== Data for the task ==

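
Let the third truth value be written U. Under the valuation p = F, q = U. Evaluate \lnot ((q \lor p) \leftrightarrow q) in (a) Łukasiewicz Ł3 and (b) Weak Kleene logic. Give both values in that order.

F; U

In Łukasiewicz Ł3: q \lor p = U \lor F = U
(q \lor p) \leftrightarrow q = U \leftrightarrow U = T  [1 − |½−½|]
\lnot ((q \lor p) \leftrightarrow q) = \lnot T = F
In Weak Kleene logic: q \lor p = U \lor F = U
(q \lor p) \leftrightarrow q = U \leftrightarrow U = U
\lnot ((q \lor p) \leftrightarrow q) = \lnot U = U
They differ because Łukasiewicz Ł3 and Weak Kleene logic treat U differently under the binary connectives.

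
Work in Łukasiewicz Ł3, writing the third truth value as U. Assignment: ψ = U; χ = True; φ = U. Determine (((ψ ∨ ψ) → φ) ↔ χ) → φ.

U

ψ ∨ ψ = U ∨ U = U
(ψ ∨ ψ) → φ = U → U = True  [min(1, 1−½+½)]
((ψ ∨ ψ) → φ) ↔ χ = True ↔ True = True
(((ψ ∨ ψ) → φ) ↔ χ) → φ = True → U = U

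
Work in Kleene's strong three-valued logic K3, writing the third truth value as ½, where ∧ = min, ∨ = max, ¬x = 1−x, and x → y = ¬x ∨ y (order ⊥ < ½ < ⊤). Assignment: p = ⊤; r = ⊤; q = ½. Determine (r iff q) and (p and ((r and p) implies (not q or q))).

r iff q = ⊤ iff ½ = ½
r and p = ⊤ and ⊤ = ⊤
not q = not ½ = ½
not q or q = ½ or ½ = ½
(r and p) implies (not q or q) = ⊤ implies ½ = ½  [not ⊤ or ½]
p and ((r and p) implies (not q or q)) = ⊤ and ½ = ½
(r iff q) and (p and ((r and p) implies (not q or q))) = ½ and ½ = ½

½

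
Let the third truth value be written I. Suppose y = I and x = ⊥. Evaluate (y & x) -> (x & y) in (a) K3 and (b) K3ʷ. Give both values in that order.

⊤; I

In K3: y & x = I & ⊥ = ⊥
x & y = ⊥ & I = ⊥
(y & x) -> (x & y) = ⊥ -> ⊥ = ⊤
In K3ʷ: y & x = I & ⊥ = I
x & y = ⊥ & I = I
(y & x) -> (x & y) = I -> I = I
They differ because K3 and K3ʷ treat I differently under the binary connectives.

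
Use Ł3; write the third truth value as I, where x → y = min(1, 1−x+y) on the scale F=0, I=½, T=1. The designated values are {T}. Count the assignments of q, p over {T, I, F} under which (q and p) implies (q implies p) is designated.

Of the 9 assignments, 9 give a value in {T}.

9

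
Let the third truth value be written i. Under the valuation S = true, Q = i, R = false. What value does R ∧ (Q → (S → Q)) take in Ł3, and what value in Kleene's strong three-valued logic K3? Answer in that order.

false; false

In Ł3: S → Q = true → i = i  [min(1, 1−1+½)]
Q → (S → Q) = i → i = true
R ∧ (Q → (S → Q)) = false ∧ true = false
In Kleene's strong three-valued logic K3: S → Q = true → i = i  [¬true ∨ i]
Q → (S → Q) = i → i = i
R ∧ (Q → (S → Q)) = false ∧ i = false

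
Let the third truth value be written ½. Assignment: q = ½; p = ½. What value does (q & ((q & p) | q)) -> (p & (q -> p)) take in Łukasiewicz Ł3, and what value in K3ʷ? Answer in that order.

In Łukasiewicz Ł3: q & p = ½ & ½ = ½
(q & p) | q = ½ | ½ = ½
q & ((q & p) | q) = ½ & ½ = ½
q -> p = ½ -> ½ = 1  [min(1, 1−½+½)]
p & (q -> p) = ½ & 1 = ½
(q & ((q & p) | q)) -> (p & (q -> p)) = ½ -> ½ = 1
In K3ʷ: q & p = ½ & ½ = ½
(q & p) | q = ½ | ½ = ½
q & ((q & p) | q) = ½ & ½ = ½
q -> p = ½ -> ½ = ½  [any arg is the third value ⇒ result is the third value]
p & (q -> p) = ½ & ½ = ½
(q & ((q & p) | q)) -> (p & (q -> p)) = ½ -> ½ = ½
They differ because Łukasiewicz Ł3 and K3ʷ treat ½ differently under the binary connectives.

1; ½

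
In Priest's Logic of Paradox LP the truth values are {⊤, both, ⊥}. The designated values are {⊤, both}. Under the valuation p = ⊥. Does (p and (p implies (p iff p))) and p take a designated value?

p iff p = ⊥ iff ⊥ = ⊤
p implies (p iff p) = ⊥ implies ⊤ = ⊤
p and (p implies (p iff p)) = ⊥ and ⊤ = ⊥
(p and (p implies (p iff p))) and p = ⊥ and ⊥ = ⊥
⊥ ∉ {⊤, both}.

No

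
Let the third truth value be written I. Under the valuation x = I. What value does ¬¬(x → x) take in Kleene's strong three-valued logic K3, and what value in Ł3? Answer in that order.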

===

What is being asked
Extract the listing in its entirety, matching it exactly.

Solution to the exercise
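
Let the third truth value be written U. Under the valuation p = F, q = U. Evaluate \lnot ((q \lor p) \leftrightarrow q) in (a) Łukasiewicz Ł3 and (b) Weak Kleene logic. Give both values in that order.

F; U

In Łukasiewicz Ł3: q \lor p = U \lor F = U
(q \lor p) \leftrightarrow q = U \leftrightarrow U = T  [1 − |½−½|]
\lnot ((q \lor p) \leftrightarrow q) = \lnot T = F
In Weak Kleene logic: q \lor p = U \lor F = U
(q \lor p) \leftrightarrow q = U \leftrightarrow U = U
\lnot ((q \lor p) \leftrightarrow q) = \lnot U = U
They differ because Łukasiewicz Ł3 and Weak Kleene logic treat U differently under the binary connectives.

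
Work in Łukasiewicz Ł3, writing the third truth value as U. Assignment: ψ = U; χ = True; φ = U. Determine (((ψ ∨ ψ) → φ) ↔ χ) → φ.

U

ψ ∨ ψ = U ∨ U = U
(ψ ∨ ψ) → φ = U → U = True  [min(1, 1−½+½)]
((ψ ∨ ψ) → φ) ↔ χ = True ↔ True = True
(((ψ ∨ ψ) → φ) ↔ χ) → φ = True → U = U

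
Work in Kleene's strong three-valued logic K3, writing the third truth value as ½, where ∧ = min, ∨ = max, ¬x = 1−x, and x → y = ¬x ∨ y (order ⊥ < ½ < ⊤). Assignment: p = ⊤; r = ⊤; q = ½. Determine (r iff q) and (p and ((r and p) implies (not q or q))).

r iff q = ⊤ iff ½ = ½
r and p = ⊤ and ⊤ = ⊤
not q = not ½ = ½
not q or q = ½ or ½ = ½
(r and p) implies (not q or q) = ⊤ implies ½ = ½  [not ⊤ or ½]
p and ((r and p) implies (not q or q)) = ⊤ and ½ = ½
(r iff q) and (p and ((r and p) implies (not q or q))) = ½ and ½ = ½

½

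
Let the third truth value be written I. Suppose y = I and x = ⊥. Evaluate (y & x) -> (x & y) in (a) K3 and (b) K3ʷ. Give both values in that order.

⊤; I

In K3: y & x = I & ⊥ = ⊥
x & y = ⊥ & I = ⊥
(y & x) -> (x & y) = ⊥ -> ⊥ = ⊤
In K3ʷ: y & x = I & ⊥ = I
x & y = ⊥ & I = I
(y & x) -> (x & y) = I -> I = I
They differ because K3 and K3ʷ treat I differently under the binary connectives.

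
Use Ł3; write the third truth value as I, where x → y = min(1, 1−x+y) on the scale F=0, I=½, T=1. The designated values are {T}. Count the assignments of q, p over {T, I, F} under which (q and p) implies (q implies p) is designated.

Of the 9 assignments, 9 give a value in {T}.

9

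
Let the third truth value be written i. Under the valuation S = true, Q = i, R = false. What value does R ∧ (Q → (S → Q)) take in Ł3, and what value in Kleene's strong three-valued logic K3? Answer in that order.

false; false

In Ł3: S → Q = true → i = i  [min(1, 1−1+½)]
Q → (S → Q) = i → i = true
R ∧ (Q → (S → Q)) = false ∧ true = false
In Kleene's strong three-valued logic K3: S → Q = true → i = i  [¬true ∨ i]
Q → (S → Q) = i → i = i
R ∧ (Q → (S → Q)) = false ∧ i = false

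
Let the third truth value be written ½. Assignment: q = ½; p = ½. What value does (q & ((q & p) | q)) -> (p & (q -> p)) take in Łukasiewicz Ł3, and what value in K3ʷ? Answer in that order.

In Łukasiewicz Ł3: q & p = ½ & ½ = ½
(q & p) | q = ½ | ½ = ½
q & ((q & p) | q) = ½ & ½ = ½
q -> p = ½ -> ½ = 1  [min(1, 1−½+½)]
p & (q -> p) = ½ & 1 = ½
(q & ((q & p) | q)) -> (p & (q -> p)) = ½ -> ½ = 1
In K3ʷ: q & p = ½ & ½ = ½
(q & p) | q = ½ | ½ = ½
q & ((q & p) | q) = ½ & ½ = ½
q -> p = ½ -> ½ = ½  [any arg is the third value ⇒ result is the third value]
p & (q -> p) = ½ & ½ = ½
(q & ((q & p) | q)) -> (p & (q -> p)) = ½ -> ½ = ½
They differ because Łukasiewicz Ł3 and K3ʷ treat ½ differently under the binary connectives.

1; ½

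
In Priest's Logic of Paradox LP the truth values are {⊤, both, ⊥}. The designated values are {⊤, both}. Under the valuation p = ⊥. Does (p and (p implies (p iff p))) and p take a designated value?

p iff p = ⊥ iff ⊥ = ⊤
p implies (p iff p) = ⊥ implies ⊤ = ⊤
p and (p implies (p iff p)) = ⊥ and ⊤ = ⊥
(p and (p implies (p iff p))) and p = ⊥ and ⊥ = ⊥
⊥ ∉ {⊤, both}.

No

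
Let the third truth value be written I. Under the valuation x = I. What value does ¬¬(x → x) take in Kleene's strong three-valued logic K3, and what value in Ł3? Answer in that order.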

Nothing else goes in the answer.